■ Work order
Repeat the records below exactly as they appear.

■ Records supplied
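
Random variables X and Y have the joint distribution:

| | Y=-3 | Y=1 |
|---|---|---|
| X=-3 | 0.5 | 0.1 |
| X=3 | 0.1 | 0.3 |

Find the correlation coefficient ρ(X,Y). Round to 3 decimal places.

E[X] = -0.6,  E[Y] = -1.4
E[XY] = 4.2
Cov(X,Y) = E[XY] − E[X]E[Y] = 4.2 − (-0.6)(-1.4) = 3.36
var(X) = 8.64,  var(Y) = 3.84
ρ = 3.36 / √(8.64·3.84) ≈ 0.583

0.583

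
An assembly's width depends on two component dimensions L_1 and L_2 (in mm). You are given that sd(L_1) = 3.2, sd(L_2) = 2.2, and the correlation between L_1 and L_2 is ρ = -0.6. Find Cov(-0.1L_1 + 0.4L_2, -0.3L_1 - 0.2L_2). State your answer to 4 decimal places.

0.3424

Var(L_1) = (3.2)² = 10.24;  Var(L_2) = (2.2)² = 4.84
Cov(L_1,L_2) = ρ·sd(L_1)·sd(L_2) = -0.6·3.2·2.2 = -4.224
Cov(-0.1L_1 + 0.4L_2, -0.3L_1 - 0.2L_2) = (-0.1)(-0.3)Var(L_1) + (0.4)(-0.2)Var(L_2) + [(-0.1)(-0.2) + (0.4)(-0.3)]Cov(L_1,L_2)
= 0.03·10.24 + -0.08·4.84 + -0.1·-4.224 = 0.3424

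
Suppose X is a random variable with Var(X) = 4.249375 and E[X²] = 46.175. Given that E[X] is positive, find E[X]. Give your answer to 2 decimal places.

6.48

(E[X])² = E[X²] − Var(X) = 46.175 − 4.249375 = 41.925625
E[X] = √41.925625 = 6.475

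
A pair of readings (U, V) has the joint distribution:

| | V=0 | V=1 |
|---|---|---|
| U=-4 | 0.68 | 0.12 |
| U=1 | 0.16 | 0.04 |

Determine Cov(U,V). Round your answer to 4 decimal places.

0.0400

E[U] = -3,  E[V] = 0.16
E[UV] = -0.44
Cov(U,V) = E[UV] − E[U]E[V] = -0.44 − (-3)(0.16) = 0.04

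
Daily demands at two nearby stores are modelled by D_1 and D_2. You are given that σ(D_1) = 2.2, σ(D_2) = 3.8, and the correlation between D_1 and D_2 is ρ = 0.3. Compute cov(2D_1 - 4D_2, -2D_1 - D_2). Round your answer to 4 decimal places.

V(D_1) = (2.2)² = 4.84;  V(D_2) = (3.8)² = 14.44
cov(D_1,D_2) = ρ·σ(D_1)·σ(D_2) = 0.3·2.2·3.8 = 2.508
cov(2D_1 - 4D_2, -2D_1 - D_2) = (2)(-2)V(D_1) + (-4)(-1)V(D_2) + [(2)(-1) + (-4)(-2)]cov(D_1,D_2)
= -4·4.84 + 4·14.44 + 6·2.508 = 53.448

53.4480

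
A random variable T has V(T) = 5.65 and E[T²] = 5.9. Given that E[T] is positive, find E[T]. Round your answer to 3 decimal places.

(E[T])² = E[T²] − V(T) = 5.9 − 5.65 = 0.25
E[T] = √0.25 = 0.5

0.500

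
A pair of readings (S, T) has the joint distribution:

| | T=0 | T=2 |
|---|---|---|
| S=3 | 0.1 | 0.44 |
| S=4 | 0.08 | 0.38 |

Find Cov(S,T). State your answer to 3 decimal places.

0.006

E[S] = 3.46,  E[T] = 1.64
E[ST] = 5.68
Cov(S,T) = E[ST] − E[S]E[T] = 5.68 − (3.46)(1.64) = 0.0056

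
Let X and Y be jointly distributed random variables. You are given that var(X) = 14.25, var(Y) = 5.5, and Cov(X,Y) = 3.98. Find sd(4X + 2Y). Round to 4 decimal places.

17.7110

var(4X + 2Y) = (4)²·var(X) + (2)²·var(Y) + 2·(4)·(2)·Cov(X,Y)
= 16·14.25 + 4·5.5 + 16·3.98 = 313.68
sd(4X + 2Y) = √313.68 ≈ 17.7110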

■ Expected answer
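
Random variables X and Y have the joint distribution:

| | Y=-3 | Y=1 |
|---|---|---|
| X=-3 | 0.5 | 0.1 |
| X=3 | 0.1 | 0.3 |

Find the correlation coefficient ρ(X,Y). Round to 3 decimal places.

E[X] = -0.6,  E[Y] = -1.4
E[XY] = 4.2
Cov(X,Y) = E[XY] − E[X]E[Y] = 4.2 − (-0.6)(-1.4) = 3.36
var(X) = 8.64,  var(Y) = 3.84
ρ = 3.36 / √(8.64·3.84) ≈ 0.583

0.583

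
An assembly's width depends on two component dimensions L_1 and L_2 (in mm). You are given that sd(L_1) = 3.2, sd(L_2) = 2.2, and the correlation between L_1 and L_2 is ρ = -0.6. Find Cov(-0.1L_1 + 0.4L_2, -0.3L_1 - 0.2L_2). State your answer to 4 decimal places.

0.3424

Var(L_1) = (3.2)² = 10.24;  Var(L_2) = (2.2)² = 4.84
Cov(L_1,L_2) = ρ·sd(L_1)·sd(L_2) = -0.6·3.2·2.2 = -4.224
Cov(-0.1L_1 + 0.4L_2, -0.3L_1 - 0.2L_2) = (-0.1)(-0.3)Var(L_1) + (0.4)(-0.2)Var(L_2) + [(-0.1)(-0.2) + (0.4)(-0.3)]Cov(L_1,L_2)
= 0.03·10.24 + -0.08·4.84 + -0.1·-4.224 = 0.3424

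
Suppose X is a random variable with Var(X) = 4.249375 and E[X²] = 46.175. Given that E[X] is positive, find E[X]. Give your answer to 2 decimal places.

6.48

(E[X])² = E[X²] − Var(X) = 46.175 − 4.249375 = 41.925625
E[X] = √41.925625 = 6.475

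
A pair of readings (U, V) has the joint distribution:

| | V=0 | V=1 |
|---|---|---|
| U=-4 | 0.68 | 0.12 |
| U=1 | 0.16 | 0.04 |

Determine Cov(U,V). Round your answer to 4 decimal places.

0.0400

E[U] = -3,  E[V] = 0.16
E[UV] = -0.44
Cov(U,V) = E[UV] − E[U]E[V] = -0.44 − (-3)(0.16) = 0.04

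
Daily demands at two nearby stores are modelled by D_1 and D_2. You are given that σ(D_1) = 2.2, σ(D_2) = 3.8, and the correlation between D_1 and D_2 is ρ = 0.3. Compute cov(2D_1 - 4D_2, -2D_1 - D_2). Round your answer to 4 decimal places.

V(D_1) = (2.2)² = 4.84;  V(D_2) = (3.8)² = 14.44
cov(D_1,D_2) = ρ·σ(D_1)·σ(D_2) = 0.3·2.2·3.8 = 2.508
cov(2D_1 - 4D_2, -2D_1 - D_2) = (2)(-2)V(D_1) + (-4)(-1)V(D_2) + [(2)(-1) + (-4)(-2)]cov(D_1,D_2)
= -4·4.84 + 4·14.44 + 6·2.508 = 53.448

53.4480

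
A random variable T has V(T) = 5.65 and E[T²] = 5.9. Given that E[T] is positive, find E[T]. Round your answer to 3 decimal places.

(E[T])² = E[T²] − V(T) = 5.9 − 5.65 = 0.25
E[T] = √0.25 = 0.5

0.500

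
A pair of readings (S, T) has the joint distribution:

| | T=0 | T=2 |
|---|---|---|
| S=3 | 0.1 | 0.44 |
| S=4 | 0.08 | 0.38 |

Find Cov(S,T). State your answer to 3 decimal places.

0.006

E[S] = 3.46,  E[T] = 1.64
E[ST] = 5.68
Cov(S,T) = E[ST] − E[S]E[T] = 5.68 − (3.46)(1.64) = 0.0056

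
Let X and Y be jointly distributed random variables. You are given that var(X) = 14.25, var(Y) = 5.5, and Cov(X,Y) = 3.98. Find sd(4X + 2Y). Round to 4 decimal places.

17.7110

var(4X + 2Y) = (4)²·var(X) + (2)²·var(Y) + 2·(4)·(2)·Cov(X,Y)
= 16·14.25 + 4·5.5 + 16·3.98 = 313.68
sd(4X + 2Y) = √313.68 ≈ 17.7110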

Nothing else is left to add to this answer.